> _Exercise objective_: Working down the material below, reproduce exactly every line from the one containing "File sizes are" to the last line, and only those.

#####

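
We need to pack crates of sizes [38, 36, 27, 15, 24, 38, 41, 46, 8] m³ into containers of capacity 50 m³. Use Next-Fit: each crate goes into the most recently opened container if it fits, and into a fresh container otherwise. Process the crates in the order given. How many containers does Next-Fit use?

container 1: place 38 m³, 12 m³ left
container 2: place 36 m³, 14 m³ left
container 3: place 27 m³, 23 m³ left
container 3: place 15 m³, 8 m³ left
container 4: place 24 m³, 26 m³ left
container 5: place 38 m³, 12 m³ left
container 6: place 41 m³, 9 m³ left
container 7: place 46 m³, 4 m³ left
container 8: place 8 m³, 42 m³ left

8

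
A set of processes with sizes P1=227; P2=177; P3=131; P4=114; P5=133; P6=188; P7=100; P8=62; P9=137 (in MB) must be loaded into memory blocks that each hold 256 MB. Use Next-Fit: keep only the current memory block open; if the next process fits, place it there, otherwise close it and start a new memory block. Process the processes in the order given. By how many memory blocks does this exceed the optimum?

1

Next-Fit: [227] [177] [131,114] [133] [188] [100,62] [137] → 7 memory blocks.
6 processes exceed 128 MB (half the capacity), and no two of those can share a memory block, so at least 6 memory blocks are needed.
An optimal packing achieves that bound: [227] [188,62] [177] [137,114] [133,100] [131] → 6 memory blocks.
Excess: 7 − 6 = 1.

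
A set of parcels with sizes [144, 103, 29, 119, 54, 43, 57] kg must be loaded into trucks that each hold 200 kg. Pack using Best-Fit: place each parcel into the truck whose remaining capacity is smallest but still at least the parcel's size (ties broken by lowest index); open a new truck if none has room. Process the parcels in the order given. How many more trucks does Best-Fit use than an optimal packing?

Best-Fit: [144,29] [103,43] [119,54] [57] → 4 trucks.
Total size 549 kg; any packing needs at least ⌈549/200⌉ = 3 trucks.
An optimal packing achieves that bound: [144,54] [119,57] [103,43,29] → 3 trucks.
Excess: 4 − 3 = 1.

1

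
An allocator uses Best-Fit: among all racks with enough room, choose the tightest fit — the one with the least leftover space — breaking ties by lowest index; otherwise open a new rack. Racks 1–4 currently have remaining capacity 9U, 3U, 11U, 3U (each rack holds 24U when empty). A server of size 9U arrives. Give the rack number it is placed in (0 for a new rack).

1

Racks with room: rack 1 (9U), rack 3 (11U).
Tightest fit is rack 1 with 9U free.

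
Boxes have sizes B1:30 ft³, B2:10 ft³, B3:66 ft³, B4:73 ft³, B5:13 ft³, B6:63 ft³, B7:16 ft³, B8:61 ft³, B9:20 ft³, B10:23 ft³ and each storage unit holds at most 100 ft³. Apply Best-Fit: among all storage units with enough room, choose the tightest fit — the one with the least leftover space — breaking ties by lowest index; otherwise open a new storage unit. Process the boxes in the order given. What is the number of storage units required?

Put B1 (30 ft³) in storage unit 1; 70 ft³ remain.
Put B2 (10 ft³) in storage unit 1; 60 ft³ remain.
Put B3 (66 ft³) in storage unit 2; 34 ft³ remain.
Put B4 (73 ft³) in storage unit 3; 27 ft³ remain.
Put B5 (13 ft³) in storage unit 3; 14 ft³ remain.
Put B6 (63 ft³) in storage unit 4; 37 ft³ remain.
Put B7 (16 ft³) in storage unit 2; 18 ft³ remain.
Put B8 (61 ft³) in storage unit 5; 39 ft³ remain.
Put B9 (20 ft³) in storage unit 4; 17 ft³ remain.
Put B10 (23 ft³) in storage unit 5; 16 ft³ remain.
Final storage units: [30,10] [66,16] [73,13] [63,20] [61,23].

5 storage units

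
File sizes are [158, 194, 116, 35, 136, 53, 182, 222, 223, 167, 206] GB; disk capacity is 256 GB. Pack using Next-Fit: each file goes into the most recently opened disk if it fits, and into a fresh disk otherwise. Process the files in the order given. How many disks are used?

9

Put 158 GB in disk 1; 98 GB remain.
Put 194 GB in disk 2; 62 GB remain.
Put 116 GB in disk 3; 140 GB remain.
Put 35 GB in disk 3; 105 GB remain.
Put 136 GB in disk 4; 120 GB remain.
Put 53 GB in disk 4; 67 GB remain.
Put 182 GB in disk 5; 74 GB remain.
Put 222 GB in disk 6; 34 GB remain.
Put 223 GB in disk 7; 33 GB remain.
Put 167 GB in disk 8; 89 GB remain.
Put 206 GB in disk 9; 50 GB remain.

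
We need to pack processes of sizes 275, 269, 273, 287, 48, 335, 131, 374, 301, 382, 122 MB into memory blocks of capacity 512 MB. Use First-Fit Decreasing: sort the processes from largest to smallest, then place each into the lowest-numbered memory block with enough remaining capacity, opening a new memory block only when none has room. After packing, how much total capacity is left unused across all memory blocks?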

#####

> _The answer_:
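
File sizes are [158, 194, 116, 35, 136, 53, 182, 222, 223, 167, 206] GB; disk capacity is 256 GB. Pack using Next-Fit: each file goes into the most recently opened disk if it fits, and into a fresh disk otherwise. Process the files in the order given. How many disks are used?

9

Put 158 GB in disk 1; 98 GB remain.
Put 194 GB in disk 2; 62 GB remain.
Put 116 GB in disk 3; 140 GB remain.
Put 35 GB in disk 3; 105 GB remain.
Put 136 GB in disk 4; 120 GB remain.
Put 53 GB in disk 4; 67 GB remain.
Put 182 GB in disk 5; 74 GB remain.
Put 222 GB in disk 6; 34 GB remain.
Put 223 GB in disk 7; 33 GB remain.
Put 167 GB in disk 8; 89 GB remain.
Put 206 GB in disk 9; 50 GB remain.

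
We need to pack processes of sizes 275, 269, 273, 287, 48, 335, 131, 374, 301, 382, 122 MB into memory blocks of capacity 512 MB. Use First-Fit Decreasing: sort the processes from largest to smallest, then place each into the lowest-numbered memory block with enough remaining capacity, opening a new memory block only when none has room. After packing, how much total capacity is left unused across all memory blocks?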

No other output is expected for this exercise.